Collected data
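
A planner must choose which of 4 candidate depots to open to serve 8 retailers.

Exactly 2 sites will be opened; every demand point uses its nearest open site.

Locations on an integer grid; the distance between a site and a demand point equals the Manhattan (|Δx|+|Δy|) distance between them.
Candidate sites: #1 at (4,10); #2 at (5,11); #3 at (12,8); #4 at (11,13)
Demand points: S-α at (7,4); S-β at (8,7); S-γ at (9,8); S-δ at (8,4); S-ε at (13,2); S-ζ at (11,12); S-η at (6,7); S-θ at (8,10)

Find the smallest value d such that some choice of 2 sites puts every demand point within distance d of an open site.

9

Open {#1, #3}.
  Farthest demand point is S-α at distance 9 (to #1); all others are ≤ 9.
With {#2, #3} the worst case is 9.
With {#3, #4} the worst case is 9.
No size-2 selection achieves below 9.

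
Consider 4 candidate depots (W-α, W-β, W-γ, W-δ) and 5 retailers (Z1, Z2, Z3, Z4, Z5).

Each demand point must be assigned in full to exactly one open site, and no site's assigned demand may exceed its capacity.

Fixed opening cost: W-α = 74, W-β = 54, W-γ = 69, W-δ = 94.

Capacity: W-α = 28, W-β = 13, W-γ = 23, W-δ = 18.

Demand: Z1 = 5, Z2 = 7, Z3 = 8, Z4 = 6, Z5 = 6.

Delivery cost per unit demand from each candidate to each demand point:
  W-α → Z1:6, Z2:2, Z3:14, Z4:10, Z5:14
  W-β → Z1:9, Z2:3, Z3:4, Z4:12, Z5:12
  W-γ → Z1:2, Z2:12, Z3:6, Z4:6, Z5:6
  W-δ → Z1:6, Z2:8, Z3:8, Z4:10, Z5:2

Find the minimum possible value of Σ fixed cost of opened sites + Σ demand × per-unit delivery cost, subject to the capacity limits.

Open {W-α, W-γ}; cheapest assignment that respects the capacities:
  W-α (cap 28, load 12): Z1, Z2 — cost 5×6 + 7×2 = 44
  W-γ (cap 23, load 20): Z3, Z4, Z5 — cost 8×6 + 6×6 + 6×6 = 120
  Shipping 164, fixed 143 → total 307.
  Any other capacity-feasible assignment to {W-α, W-γ} ships for at least 164.
Compare {W-β, W-γ}: its best feasible assignment gives total 309.
Compare {W-γ, W-δ}: its best feasible assignment gives total 325.
Every other set of open sites that can feasibly serve all demand totals ≥ 309 even under its best assignment. Minimum: 307.

307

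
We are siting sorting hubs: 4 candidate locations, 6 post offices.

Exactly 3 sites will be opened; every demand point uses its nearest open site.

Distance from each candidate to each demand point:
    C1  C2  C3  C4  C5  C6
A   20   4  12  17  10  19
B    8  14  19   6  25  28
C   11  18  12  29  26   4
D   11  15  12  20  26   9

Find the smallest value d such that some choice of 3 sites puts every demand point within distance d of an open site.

Open {A, B, C}.
  Farthest demand point is C3 at distance 12 (to A); all others are ≤ 12.
With {A, B, D} the worst case is 12.
With {A, C, D} the worst case is 17.
No size-3 selection achieves below 12.

12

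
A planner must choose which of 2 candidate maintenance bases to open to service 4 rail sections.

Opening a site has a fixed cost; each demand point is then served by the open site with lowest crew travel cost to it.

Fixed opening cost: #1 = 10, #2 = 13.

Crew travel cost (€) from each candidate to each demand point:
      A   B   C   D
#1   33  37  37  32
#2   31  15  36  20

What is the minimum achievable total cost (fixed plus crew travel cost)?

Open {#2}: assign each demand point to its cheapest open site.
  A→#2 31, B→#2 15, C→#2 36, D→#2 20
  crew travel cost 102, fixed 13 → total 115.
Compare {#1, #2}: crew travel cost 102 + fixed 23 = 125.
Compare {#1}: crew travel cost 139 + fixed 10 = 149.

115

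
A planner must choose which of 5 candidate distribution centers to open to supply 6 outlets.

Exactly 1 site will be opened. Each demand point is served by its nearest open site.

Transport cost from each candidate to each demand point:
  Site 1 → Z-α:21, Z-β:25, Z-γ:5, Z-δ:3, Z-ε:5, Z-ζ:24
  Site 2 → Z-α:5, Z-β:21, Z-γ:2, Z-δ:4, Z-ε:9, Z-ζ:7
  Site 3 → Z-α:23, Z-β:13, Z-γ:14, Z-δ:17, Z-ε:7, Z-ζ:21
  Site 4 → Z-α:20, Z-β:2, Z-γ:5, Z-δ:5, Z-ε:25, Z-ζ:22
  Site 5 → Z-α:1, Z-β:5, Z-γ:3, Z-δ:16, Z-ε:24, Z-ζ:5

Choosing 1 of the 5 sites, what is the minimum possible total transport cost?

48

Open {Site 2}.
  Z-α→Site 2 5, Z-β→Site 2 21, Z-γ→Site 2 2, Z-δ→Site 2 4, Z-ε→Site 2 9, Z-ζ→Site 2 7  ⇒ total 48.
Compare {Site 5}: total 54.
Compare {Site 4}: total 79.
No size-1 selection does better; minimum is 48.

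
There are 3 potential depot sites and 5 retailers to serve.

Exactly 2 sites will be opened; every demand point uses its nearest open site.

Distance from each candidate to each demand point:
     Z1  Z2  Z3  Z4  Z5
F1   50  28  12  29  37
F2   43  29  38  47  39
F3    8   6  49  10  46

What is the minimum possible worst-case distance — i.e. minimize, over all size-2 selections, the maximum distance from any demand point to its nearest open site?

37

Open {F1, F3}.
  Farthest demand point is Z5 at distance 37 (to F1); all others are ≤ 37.
With {F2, F3} the worst case is 39.
With {F1, F2} the worst case is 43.
No size-2 selection achieves below 37.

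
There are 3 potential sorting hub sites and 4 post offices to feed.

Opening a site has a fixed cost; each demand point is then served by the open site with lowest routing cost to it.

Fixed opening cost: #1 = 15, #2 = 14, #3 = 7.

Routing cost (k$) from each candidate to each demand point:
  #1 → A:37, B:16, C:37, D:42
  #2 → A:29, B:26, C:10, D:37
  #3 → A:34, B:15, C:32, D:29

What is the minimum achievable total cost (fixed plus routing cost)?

104

Open {#2, #3}: assign each demand point to its cheapest open site.
  A→#2 29, B→#3 15, C→#2 10, D→#3 29
  routing cost 83, fixed 21 → total 104.
Compare {#2}: routing cost 102 + fixed 14 = 116.
Compare {#3}: routing cost 110 + fixed 7 = 117.
Compare {#1, #2, #3}: routing cost 83 + fixed 36 = 119.
All other subsets cost ≥ 116. Minimum total cost: 104.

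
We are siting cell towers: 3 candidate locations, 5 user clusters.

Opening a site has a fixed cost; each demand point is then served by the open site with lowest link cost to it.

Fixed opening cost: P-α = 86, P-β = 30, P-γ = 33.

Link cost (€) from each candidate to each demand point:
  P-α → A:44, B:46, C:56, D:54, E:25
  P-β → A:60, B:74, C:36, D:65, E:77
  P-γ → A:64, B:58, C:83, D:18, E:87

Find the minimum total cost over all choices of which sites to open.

308

Open {P-α, P-γ}: assign each demand point to its cheapest open site.
  A→P-α 44, B→P-α 46, C→P-α 56, D→P-γ 18, E→P-α 25
  link cost 189, fixed 119 → total 308.
Compare {P-α}: link cost 225 + fixed 86 = 311.
Compare {P-β, P-γ}: link cost 249 + fixed 63 = 312.
Compare {P-α, P-β, P-γ}: link cost 169 + fixed 149 = 318.
All other subsets cost ≥ 311. Minimum total cost: 308.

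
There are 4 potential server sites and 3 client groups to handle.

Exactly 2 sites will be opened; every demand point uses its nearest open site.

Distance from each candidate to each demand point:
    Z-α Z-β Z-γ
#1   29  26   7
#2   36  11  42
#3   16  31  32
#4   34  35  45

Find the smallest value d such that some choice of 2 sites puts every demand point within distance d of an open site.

Open {#1, #3}.
  Farthest demand point is Z-β at distance 26 (to #1); all others are ≤ 26.
With {#1, #2} the worst case is 29.
With {#1, #4} the worst case is 29.
No size-2 selection achieves below 26.

26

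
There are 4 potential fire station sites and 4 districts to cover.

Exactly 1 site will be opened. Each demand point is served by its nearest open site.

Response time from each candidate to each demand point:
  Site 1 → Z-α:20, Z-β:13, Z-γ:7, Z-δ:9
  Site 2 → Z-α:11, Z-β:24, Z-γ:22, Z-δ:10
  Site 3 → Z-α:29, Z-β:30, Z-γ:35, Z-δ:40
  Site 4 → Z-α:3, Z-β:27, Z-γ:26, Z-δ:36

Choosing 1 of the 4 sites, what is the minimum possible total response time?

Open {Site 1}.
  Z-α→Site 1 20, Z-β→Site 1 13, Z-γ→Site 1 7, Z-δ→Site 1 9  ⇒ total 49.
Compare {Site 2}: total 67.
Compare {Site 4}: total 92.
No size-1 selection does better; minimum is 49.

49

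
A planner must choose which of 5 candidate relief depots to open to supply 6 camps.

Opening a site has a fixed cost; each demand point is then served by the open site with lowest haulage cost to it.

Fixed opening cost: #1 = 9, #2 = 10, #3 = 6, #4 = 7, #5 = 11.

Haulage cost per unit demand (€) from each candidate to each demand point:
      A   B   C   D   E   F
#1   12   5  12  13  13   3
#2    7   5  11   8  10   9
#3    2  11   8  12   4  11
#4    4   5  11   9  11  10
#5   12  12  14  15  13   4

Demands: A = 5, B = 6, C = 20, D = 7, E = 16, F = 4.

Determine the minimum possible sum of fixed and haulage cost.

Open {#1, #2, #3}: assign each demand point to its cheapest open site.
  A→#3 5×2=10, B→#1 6×5=30, C→#3 20×8=160, D→#2 7×8=56, E→#3 16×4=64, F→#1 4×3=12
  haulage cost 332, fixed 25 → total 357.
Compare {#1, #3, #4}: haulage cost 339 + fixed 22 = 361.
Compare {#2, #3, #5}: haulage cost 336 + fixed 27 = 363.
Compare {#1, #2, #3, #4}: haulage cost 332 + fixed 32 = 364.
All other subsets cost ≥ 361. Minimum total cost: 357.

357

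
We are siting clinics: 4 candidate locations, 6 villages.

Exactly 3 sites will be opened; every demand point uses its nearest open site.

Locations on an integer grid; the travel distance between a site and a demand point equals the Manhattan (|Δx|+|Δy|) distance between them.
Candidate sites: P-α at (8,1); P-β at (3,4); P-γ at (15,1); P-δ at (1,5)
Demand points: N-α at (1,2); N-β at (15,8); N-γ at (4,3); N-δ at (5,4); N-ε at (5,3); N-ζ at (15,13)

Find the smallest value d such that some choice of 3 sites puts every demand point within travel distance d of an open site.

12

Open {P-α, P-β, P-γ}.
  Farthest demand point is N-ζ at travel distance 12 (to P-γ); all others are ≤ 12.
With {P-α, P-γ, P-δ} the worst case is 12.
With {P-β, P-γ, P-δ} the worst case is 12.
No size-3 selection achieves below 12.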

§ **TASK INSTRUCTIONS**: Reproduce verbatim the lines above, from the line with "Site 3 → Z-α:29, Z-β:30, Z-γ:35, Z-δ:40" through the line with "Demands: A = 5, B".

§ **OUTPUT BELOW**:
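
  Site 3 → Z-α:29, Z-β:30, Z-γ:35, Z-δ:40
  Site 4 → Z-α:3, Z-β:27, Z-γ:26, Z-δ:36

Choosing 1 of the 4 sites, what is the minimum possible total response time?

Open {Site 1}.
  Z-α→Site 1 20, Z-β→Site 1 13, Z-γ→Site 1 7, Z-δ→Site 1 9  ⇒ total 49.
Compare {Site 2}: total 67.
Compare {Site 4}: total 92.
No size-1 selection does better; minimum is 49.

49

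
A planner must choose which of 5 candidate relief depots to open to supply 6 camps.

Opening a site has a fixed cost; each demand point is then served by the open site with lowest haulage cost to it.

Fixed opening cost: #1 = 9, #2 = 10, #3 = 6, #4 = 7, #5 = 11.

Haulage cost per unit demand (€) from each candidate to each demand point:
      A   B   C   D   E   F
#1   12   5  12  13  13   3
#2    7   5  11   8  10   9
#3    2  11   8  12   4  11
#4    4   5  11   9  11  10
#5   12  12  14  15  13   4

Demands: A = 5, B = 6, C = 20, D = 7, E = 16, F = 4.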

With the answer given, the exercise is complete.